### WORK INSTRUCTIONS
Reproduce, from the lines below, exactly the stretch that begins at the line containing "t=6: (1.257577032, 0.698865678, 0.082797147, 1.530469800)" and ends at the line containing "t=7: (1.268688996, 0.987116379, 0.107131617, 1.124707671)", both included.

### DATA FOR THIS EXERCISE
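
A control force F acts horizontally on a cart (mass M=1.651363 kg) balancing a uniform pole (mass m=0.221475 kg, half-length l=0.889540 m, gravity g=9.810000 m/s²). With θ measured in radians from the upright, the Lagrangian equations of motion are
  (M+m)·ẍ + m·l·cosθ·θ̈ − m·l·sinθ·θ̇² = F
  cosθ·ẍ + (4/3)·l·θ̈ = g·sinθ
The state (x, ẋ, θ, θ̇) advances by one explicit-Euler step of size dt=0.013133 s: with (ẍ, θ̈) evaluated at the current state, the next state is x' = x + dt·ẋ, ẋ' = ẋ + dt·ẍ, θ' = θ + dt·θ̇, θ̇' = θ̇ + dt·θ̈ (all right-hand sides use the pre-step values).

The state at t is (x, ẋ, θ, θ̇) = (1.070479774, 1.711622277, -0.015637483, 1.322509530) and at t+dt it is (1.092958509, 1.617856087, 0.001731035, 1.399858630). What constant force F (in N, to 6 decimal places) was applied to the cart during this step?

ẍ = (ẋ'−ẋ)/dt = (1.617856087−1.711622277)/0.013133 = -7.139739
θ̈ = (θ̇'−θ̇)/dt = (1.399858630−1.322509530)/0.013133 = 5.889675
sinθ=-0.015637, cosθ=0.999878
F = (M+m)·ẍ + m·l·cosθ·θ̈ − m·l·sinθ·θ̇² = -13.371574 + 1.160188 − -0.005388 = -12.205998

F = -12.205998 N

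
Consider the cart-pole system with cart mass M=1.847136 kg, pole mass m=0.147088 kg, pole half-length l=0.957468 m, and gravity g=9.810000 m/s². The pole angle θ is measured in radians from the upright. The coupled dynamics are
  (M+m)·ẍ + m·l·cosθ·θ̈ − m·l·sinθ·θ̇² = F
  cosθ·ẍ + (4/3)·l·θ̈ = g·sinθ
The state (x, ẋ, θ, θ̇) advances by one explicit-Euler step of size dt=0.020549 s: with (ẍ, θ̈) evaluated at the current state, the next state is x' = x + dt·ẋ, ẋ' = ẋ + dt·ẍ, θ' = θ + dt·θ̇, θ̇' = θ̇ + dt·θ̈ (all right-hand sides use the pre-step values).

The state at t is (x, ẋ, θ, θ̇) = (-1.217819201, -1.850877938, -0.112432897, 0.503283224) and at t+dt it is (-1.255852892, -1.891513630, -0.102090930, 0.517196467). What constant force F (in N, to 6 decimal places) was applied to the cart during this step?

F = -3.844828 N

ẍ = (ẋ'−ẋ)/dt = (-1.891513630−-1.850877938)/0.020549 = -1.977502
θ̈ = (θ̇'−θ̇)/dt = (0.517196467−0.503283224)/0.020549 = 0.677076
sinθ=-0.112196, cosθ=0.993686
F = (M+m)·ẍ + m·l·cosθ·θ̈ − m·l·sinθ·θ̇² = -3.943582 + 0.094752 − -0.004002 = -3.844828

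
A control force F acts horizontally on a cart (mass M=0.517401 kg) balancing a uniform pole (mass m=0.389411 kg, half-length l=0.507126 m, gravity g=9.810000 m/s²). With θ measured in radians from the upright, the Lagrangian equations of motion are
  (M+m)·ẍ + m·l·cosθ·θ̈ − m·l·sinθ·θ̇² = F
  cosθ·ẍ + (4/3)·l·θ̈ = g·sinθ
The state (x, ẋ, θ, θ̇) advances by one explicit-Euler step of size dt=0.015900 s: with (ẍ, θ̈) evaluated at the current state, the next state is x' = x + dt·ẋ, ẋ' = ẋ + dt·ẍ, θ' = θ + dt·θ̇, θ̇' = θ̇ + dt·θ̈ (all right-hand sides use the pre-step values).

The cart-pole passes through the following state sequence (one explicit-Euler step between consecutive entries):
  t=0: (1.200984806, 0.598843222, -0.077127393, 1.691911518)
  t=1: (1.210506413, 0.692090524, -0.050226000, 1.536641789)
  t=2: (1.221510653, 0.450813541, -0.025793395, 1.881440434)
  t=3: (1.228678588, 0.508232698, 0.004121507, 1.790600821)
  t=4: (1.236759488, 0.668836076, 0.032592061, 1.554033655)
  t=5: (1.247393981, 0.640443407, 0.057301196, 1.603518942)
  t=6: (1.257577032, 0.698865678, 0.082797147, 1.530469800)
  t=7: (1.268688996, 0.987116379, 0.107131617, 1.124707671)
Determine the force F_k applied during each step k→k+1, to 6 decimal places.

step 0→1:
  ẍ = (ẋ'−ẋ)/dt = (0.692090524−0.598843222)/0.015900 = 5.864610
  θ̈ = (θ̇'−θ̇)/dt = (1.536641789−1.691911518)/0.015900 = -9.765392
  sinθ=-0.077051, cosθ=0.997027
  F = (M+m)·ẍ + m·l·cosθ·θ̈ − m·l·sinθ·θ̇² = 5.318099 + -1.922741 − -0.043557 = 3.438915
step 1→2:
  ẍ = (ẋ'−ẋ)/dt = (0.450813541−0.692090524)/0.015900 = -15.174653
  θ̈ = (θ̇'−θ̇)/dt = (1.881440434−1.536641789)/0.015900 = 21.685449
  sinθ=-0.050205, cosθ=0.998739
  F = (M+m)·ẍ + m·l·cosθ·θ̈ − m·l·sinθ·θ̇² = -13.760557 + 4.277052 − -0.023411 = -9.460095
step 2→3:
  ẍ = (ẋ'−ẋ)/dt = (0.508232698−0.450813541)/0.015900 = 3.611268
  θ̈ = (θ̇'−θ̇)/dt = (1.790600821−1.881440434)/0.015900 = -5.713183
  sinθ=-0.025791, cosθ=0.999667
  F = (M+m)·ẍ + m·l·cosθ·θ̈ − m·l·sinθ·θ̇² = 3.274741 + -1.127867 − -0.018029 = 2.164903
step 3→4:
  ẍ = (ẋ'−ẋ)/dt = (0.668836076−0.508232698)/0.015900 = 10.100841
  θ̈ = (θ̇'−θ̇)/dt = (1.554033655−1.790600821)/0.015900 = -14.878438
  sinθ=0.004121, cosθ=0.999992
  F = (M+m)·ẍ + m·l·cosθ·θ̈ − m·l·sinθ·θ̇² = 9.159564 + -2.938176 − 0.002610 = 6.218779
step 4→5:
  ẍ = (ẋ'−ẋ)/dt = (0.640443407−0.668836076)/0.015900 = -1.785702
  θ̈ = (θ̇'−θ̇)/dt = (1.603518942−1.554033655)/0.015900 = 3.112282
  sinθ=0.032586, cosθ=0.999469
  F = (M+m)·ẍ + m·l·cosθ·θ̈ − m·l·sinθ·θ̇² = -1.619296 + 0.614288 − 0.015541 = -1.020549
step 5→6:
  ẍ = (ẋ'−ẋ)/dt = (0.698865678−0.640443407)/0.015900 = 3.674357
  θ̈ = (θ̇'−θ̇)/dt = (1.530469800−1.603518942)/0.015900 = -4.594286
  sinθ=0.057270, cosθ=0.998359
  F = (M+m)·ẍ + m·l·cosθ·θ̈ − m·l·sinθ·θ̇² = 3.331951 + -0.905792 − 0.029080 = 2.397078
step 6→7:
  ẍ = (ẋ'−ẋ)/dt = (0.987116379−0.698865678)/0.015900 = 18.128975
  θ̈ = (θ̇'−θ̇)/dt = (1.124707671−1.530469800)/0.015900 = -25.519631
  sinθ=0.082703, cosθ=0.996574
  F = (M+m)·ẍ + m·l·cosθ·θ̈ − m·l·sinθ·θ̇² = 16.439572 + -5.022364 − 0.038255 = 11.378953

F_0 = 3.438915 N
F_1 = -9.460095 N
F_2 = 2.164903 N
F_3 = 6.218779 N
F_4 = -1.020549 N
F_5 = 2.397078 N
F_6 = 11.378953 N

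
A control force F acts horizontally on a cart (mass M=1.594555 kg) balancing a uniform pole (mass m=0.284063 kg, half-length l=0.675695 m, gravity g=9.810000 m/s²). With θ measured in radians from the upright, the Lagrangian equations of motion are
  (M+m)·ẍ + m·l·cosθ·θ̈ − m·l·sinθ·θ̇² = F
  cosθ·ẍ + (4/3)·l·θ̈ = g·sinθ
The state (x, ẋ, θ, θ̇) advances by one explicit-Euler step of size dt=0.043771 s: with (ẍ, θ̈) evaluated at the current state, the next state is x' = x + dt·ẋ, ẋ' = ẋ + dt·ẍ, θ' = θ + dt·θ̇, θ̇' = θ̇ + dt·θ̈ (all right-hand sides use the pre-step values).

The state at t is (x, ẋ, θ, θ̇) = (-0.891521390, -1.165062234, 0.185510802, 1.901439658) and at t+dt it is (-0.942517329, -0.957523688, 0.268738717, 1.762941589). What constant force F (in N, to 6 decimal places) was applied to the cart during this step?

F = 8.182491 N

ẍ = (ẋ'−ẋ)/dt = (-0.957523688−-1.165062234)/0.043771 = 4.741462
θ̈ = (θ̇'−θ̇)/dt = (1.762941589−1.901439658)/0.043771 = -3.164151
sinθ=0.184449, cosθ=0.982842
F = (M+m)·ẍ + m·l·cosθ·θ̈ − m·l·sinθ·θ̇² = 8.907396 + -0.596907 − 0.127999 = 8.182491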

### SOLUTION TO THIS PROBLEM
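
  t=6: (1.257577032, 0.698865678, 0.082797147, 1.530469800)
  t=7: (1.268688996, 0.987116379, 0.107131617, 1.124707671)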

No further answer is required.